Task objective >> Looking at the records below, say how many lines include "closed", and add nothing else.

(Saved entries)
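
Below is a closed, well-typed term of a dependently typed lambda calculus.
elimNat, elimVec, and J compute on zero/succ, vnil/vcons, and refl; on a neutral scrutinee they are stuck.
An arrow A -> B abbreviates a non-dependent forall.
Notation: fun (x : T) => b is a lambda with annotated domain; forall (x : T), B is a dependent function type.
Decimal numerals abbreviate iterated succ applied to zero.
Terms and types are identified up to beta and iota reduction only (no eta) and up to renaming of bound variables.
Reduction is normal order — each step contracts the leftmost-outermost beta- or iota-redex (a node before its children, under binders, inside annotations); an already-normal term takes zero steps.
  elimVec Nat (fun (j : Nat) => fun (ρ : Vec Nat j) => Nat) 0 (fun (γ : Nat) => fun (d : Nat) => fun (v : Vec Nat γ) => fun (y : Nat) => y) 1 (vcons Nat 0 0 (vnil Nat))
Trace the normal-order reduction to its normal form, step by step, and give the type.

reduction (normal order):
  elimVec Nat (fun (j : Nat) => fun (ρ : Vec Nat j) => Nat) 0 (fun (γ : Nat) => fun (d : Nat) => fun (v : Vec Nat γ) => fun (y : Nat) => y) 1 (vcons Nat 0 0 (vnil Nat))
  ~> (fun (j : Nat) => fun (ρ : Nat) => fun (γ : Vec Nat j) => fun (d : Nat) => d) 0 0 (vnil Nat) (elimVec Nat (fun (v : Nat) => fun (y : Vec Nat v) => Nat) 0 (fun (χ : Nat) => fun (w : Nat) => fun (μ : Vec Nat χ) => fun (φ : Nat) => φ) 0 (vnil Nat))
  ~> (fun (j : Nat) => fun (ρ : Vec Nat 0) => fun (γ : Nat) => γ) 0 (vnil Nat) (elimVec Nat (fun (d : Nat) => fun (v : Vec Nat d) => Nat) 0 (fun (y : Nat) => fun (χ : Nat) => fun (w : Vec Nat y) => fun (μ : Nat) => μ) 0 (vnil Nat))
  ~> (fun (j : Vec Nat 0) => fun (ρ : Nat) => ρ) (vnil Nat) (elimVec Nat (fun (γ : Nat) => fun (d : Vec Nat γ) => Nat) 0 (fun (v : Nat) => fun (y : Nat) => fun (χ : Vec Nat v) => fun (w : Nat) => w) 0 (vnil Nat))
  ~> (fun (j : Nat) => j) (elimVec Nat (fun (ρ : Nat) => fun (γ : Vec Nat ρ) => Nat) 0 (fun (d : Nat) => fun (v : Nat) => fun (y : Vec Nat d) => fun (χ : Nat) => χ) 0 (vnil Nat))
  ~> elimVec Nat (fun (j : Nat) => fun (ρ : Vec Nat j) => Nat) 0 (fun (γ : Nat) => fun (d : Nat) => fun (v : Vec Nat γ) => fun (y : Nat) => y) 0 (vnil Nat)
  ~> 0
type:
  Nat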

...

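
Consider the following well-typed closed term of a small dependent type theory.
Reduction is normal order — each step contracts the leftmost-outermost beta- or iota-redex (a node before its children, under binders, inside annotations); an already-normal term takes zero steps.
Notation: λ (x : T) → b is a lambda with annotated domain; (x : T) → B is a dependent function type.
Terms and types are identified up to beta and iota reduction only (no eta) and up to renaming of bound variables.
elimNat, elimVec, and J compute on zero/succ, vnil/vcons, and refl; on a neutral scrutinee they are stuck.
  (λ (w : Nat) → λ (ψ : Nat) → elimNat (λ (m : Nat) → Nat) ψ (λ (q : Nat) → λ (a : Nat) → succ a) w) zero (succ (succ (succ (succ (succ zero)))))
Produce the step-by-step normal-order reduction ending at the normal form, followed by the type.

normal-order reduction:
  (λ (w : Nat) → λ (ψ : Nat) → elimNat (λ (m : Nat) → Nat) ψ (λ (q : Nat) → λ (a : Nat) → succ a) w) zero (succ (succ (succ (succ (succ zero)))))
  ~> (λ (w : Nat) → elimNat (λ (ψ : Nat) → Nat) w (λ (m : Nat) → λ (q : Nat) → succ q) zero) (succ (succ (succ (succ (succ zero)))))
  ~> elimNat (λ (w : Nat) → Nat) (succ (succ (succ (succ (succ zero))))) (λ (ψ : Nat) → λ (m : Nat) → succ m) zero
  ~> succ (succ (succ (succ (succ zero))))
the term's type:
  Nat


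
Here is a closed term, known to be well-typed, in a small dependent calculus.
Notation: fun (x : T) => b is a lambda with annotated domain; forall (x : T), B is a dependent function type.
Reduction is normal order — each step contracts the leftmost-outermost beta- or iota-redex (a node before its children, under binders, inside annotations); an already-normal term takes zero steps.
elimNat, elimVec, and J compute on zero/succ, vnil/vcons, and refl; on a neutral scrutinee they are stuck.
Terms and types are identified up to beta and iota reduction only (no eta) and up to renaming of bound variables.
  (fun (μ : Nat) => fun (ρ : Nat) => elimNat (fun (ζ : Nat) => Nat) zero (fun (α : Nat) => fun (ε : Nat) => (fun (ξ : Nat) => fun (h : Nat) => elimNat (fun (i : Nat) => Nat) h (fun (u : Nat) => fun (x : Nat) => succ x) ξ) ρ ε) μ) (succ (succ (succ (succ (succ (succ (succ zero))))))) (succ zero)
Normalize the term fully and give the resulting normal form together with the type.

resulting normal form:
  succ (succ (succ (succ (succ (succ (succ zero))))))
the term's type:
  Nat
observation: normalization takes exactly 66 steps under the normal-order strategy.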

Your solution >> 3